* _Records_
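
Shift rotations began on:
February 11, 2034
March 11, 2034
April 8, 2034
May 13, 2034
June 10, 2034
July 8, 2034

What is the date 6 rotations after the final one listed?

Gaps: 28, 28, 35, 28, 28 days — a mix of 28 and 35. Every date is a Saturday.
Each is the 2nd Saturday of its month.
August 2034 — 2nd Saturday is August 12, 2034.
September 2034 — 2nd Saturday is September 9, 2034.
2nd Saturday of October 2034: October 14, 2034.
November 2034 — 2nd Saturday is November 11, 2034.
December 2034 — 2nd Saturday is December 9, 2034.
2nd Saturday of January 2035: January 13, 2035.

January 13, 2035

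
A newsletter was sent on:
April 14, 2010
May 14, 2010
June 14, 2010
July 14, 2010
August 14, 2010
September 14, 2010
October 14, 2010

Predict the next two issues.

November 14, 2010; December 14, 2010

The day-of-month is always 14 (30, 31, 30, 31, 31, 30 days between events).
So this recurs on the 14th of each month.
Next: November 2010 → November 14, 2010.
December 2010: December 14, 2010.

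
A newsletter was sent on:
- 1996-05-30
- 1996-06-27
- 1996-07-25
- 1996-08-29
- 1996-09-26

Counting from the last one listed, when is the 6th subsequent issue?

1997-03-27

Every date is a Thursday; gaps 28, 28, 35, 28 days.
Each is the last Thursday of its month (at least one falls on the 29th or later, ruling out '4th Thursday').
October 1996 ends with Thursday 1996-10-31.
Last Thursday of November 1996: 1996-11-28.
December 1996 ends with Thursday 1996-12-26.
Last Thursday of January 1997: 1997-01-30.
Last Thursday of February 1997: 1997-02-27.
Last Thursday of March 1997: 1997-03-27.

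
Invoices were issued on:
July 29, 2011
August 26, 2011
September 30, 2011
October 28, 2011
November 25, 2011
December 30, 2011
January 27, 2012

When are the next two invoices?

Every date is a Friday; gaps 28, 35, 28, 28, 35, 28 days.
Each is the last Friday of its month (at least one falls on the 29th or later, ruling out '4th Friday').
Last Friday of February 2012: February 24, 2012.
Last Friday of March 2012: March 30, 2012.

February 24, 2012; March 30, 2012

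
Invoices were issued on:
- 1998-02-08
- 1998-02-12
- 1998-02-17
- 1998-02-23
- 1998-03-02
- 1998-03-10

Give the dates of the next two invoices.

The spacing grows by 1 each time: 4, 5, 6, 7, 8 days.
Next gap: 9 days. 1998-03-10 + 9 days = 1998-03-19.
Next gap: 10 days. 1998-03-19 + 10 days = 1998-03-29.

1998-03-19, 1998-03-29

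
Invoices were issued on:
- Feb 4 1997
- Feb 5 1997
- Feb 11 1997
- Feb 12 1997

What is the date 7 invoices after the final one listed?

The gap pattern 1, 6, 1 repeats every 2 events.
These are the Tuesdays and Wednesdays of each week.
The following Tuesday is Feb 18 1997.
The following Wednesday is Feb 19 1997.
The following Tuesday is Feb 25 1997.
Next Wednesday: Feb 26 1997.
Next Tuesday: Mar 4 1997.
Next Wednesday: Mar 5 1997.
The following Tuesday is Mar 11 1997.

Mar 11 1997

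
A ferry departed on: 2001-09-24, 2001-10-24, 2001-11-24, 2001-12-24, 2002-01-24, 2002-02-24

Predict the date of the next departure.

2002-03-24

Gaps: 30, 31, 30, 31, 31 days — not constant. Every event is on the 24th of the month.
Pattern: the 24th of each month.
March 2002: 2002-03-24.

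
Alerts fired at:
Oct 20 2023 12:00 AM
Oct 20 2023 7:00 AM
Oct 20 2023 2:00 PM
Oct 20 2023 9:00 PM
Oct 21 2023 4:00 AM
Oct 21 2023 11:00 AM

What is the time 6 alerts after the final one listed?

Gaps: 7, 7, 7, 7, 7 hours — each event is 7 hours after the previous one.
Oct 21 2023 11:00 AM + 7 h = Oct 21 2023 6:00 PM.
Oct 21 2023 6:00 PM + 7 h = Oct 22 2023 1:00 AM.
Oct 22 2023 1:00 AM + 7 h = Oct 22 2023 8:00 AM.
Oct 22 2023 8:00 AM + 7 h = Oct 22 2023 3:00 PM.
Oct 22 2023 3:00 PM + 7 h = Oct 22 2023 10:00 PM.
Oct 22 2023 10:00 PM + 7 h = Oct 23 2023 5:00 AM.

Oct 23 2023 5:00 AM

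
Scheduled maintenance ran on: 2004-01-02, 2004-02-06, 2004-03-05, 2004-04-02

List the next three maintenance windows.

These are Fridays at 28- or 35-day spacing (35, 28, 28).
The pattern: 1st Friday of the month.
May 2004 — 1st Friday is 2004-05-07.
June 2004 — 1st Friday is 2004-06-04.
1st Friday of July 2004: 2004-07-02.

2004-05-07, 2004-06-04, 2004-07-02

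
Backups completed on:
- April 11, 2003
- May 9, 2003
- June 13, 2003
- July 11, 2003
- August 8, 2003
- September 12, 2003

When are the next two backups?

All dates are Fridays, 28, 35, 28, 28, 35 days apart.
Specifically, the 2nd Friday of each month.
2nd Friday of October 2003: October 10, 2003.
2nd Friday of November 2003: November 14, 2003.

October 10, 2003; November 14, 2003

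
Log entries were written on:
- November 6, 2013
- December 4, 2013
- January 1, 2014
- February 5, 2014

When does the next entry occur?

These are Wednesdays at 28- or 35-day spacing (28, 28, 35).
The pattern: 1st Wednesday of the month.
March 2014 — 1st Wednesday is March 5, 2014.

March 5, 2014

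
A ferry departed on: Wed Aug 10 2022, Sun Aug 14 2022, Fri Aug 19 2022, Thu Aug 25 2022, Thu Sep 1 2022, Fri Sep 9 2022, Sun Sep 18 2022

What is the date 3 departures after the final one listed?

Fri Oct 21 2022

Intervals are 4, 5, 6, 7, 8, 9 days — an arithmetic progression with common difference 1.
Next gap: 10 days. Sun Sep 18 2022 + 10 days = Wed Sep 28 2022.
Next gap: 11 days. Wed Sep 28 2022 + 11 days = Sun Oct 9 2022.
Next gap: 12 days. Sun Oct 9 2022 + 12 days = Fri Oct 21 2022.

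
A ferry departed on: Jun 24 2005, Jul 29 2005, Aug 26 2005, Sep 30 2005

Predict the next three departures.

These are Fridays with 35, 28, 35-day gaps.
Each is the final Friday of its month — Jul 29 2005 is past the 28th, so '4th Friday' doesn't fit.
Last Friday of October 2005: Oct 28 2005.
November 2005 ends with Friday Nov 25 2005.
December 2005 ends with Friday Dec 30 2005.

Oct 28 2005, Nov 25 2005, Dec 30 2005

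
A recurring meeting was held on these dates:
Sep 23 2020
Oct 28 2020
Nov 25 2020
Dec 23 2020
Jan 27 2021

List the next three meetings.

Feb 24 2021, Mar 24 2021, Apr 28 2021

Gaps: 35, 28, 28, 35 days — a mix of 28 and 35. Every date is a Wednesday.
Each is the 4th Wednesday of its month.
February 2021 — 4th Wednesday is Feb 24 2021.
4th Wednesday of March 2021: Mar 24 2021.
4th Wednesday of April 2021: Apr 28 2021.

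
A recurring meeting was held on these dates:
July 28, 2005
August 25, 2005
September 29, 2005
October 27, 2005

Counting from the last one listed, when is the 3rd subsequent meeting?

These are Thursdays with 28, 35, 28-day gaps.
Each is the final Thursday of its month — September 29, 2005 is past the 28th, so '4th Thursday' doesn't fit.
November 2005 ends with Thursday November 24, 2005.
December 2005 ends with Thursday December 29, 2005.
January 2006 ends with Thursday January 26, 2006.

January 26, 2006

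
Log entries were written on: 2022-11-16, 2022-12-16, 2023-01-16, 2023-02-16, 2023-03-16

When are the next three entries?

Gaps: 30, 31, 31, 28 days — not constant. Every event is on the 16th of the month.
Pattern: the 16th of each month.
Next: April 2023 → 2023-04-16.
Next: May 2023 → 2023-05-16.
June 2023: 2023-06-16.

2023-04-16, 2023-05-16, 2023-06-16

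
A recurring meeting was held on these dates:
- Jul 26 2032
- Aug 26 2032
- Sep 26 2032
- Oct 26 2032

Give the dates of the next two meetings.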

* _Problem description_
After locating the line that holds "Counting from the last one listed, when is the 3rd", print it and each line after it through the end of the data, exactly as it stands.

* _Solution to this exercise_
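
Counting from the last one listed, when is the 3rd subsequent meeting?

These are Thursdays with 28, 35, 28-day gaps.
Each is the final Thursday of its month — September 29, 2005 is past the 28th, so '4th Thursday' doesn't fit.
November 2005 ends with Thursday November 24, 2005.
December 2005 ends with Thursday December 29, 2005.
January 2006 ends with Thursday January 26, 2006.

January 26, 2006

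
Log entries were written on: 2022-11-16, 2022-12-16, 2023-01-16, 2023-02-16, 2023-03-16

When are the next three entries?

Gaps: 30, 31, 31, 28 days — not constant. Every event is on the 16th of the month.
Pattern: the 16th of each month.
Next: April 2023 → 2023-04-16.
Next: May 2023 → 2023-05-16.
June 2023: 2023-06-16.

2023-04-16, 2023-05-16, 2023-06-16

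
A recurring meeting was held on these dates:
- Jul 26 2032
- Aug 26 2032
- Sep 26 2032
- Oct 26 2032

Give the dates of the next two meetings.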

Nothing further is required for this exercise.